> [Task statement] The word "DataFrame" may appear in lines of the data; say how many such lines there are, with nothing beyond the number.

##### Material provided

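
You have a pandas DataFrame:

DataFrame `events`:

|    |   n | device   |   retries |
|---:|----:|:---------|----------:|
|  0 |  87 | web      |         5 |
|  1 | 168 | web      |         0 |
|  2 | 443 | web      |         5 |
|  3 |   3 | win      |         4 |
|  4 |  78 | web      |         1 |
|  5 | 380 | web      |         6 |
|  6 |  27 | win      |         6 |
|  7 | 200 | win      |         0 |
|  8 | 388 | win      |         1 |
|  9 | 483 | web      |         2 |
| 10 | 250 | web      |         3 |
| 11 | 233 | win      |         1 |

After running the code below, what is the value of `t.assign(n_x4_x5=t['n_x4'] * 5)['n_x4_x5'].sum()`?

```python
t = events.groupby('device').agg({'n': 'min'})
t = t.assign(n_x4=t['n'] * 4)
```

1620

group by device, min of n:
         n
device    
web     78
win      3
add column n_x4 = t['n'] * 4:
         n  n_x4
device          
web     78   312
win      3    12
add column n_x4_x5 = t['n_x4'] * 5:
         n  n_x4  n_x4_x5
device                   
web     78   312     1560
win      3    12       60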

##########

> [Exercise result] 2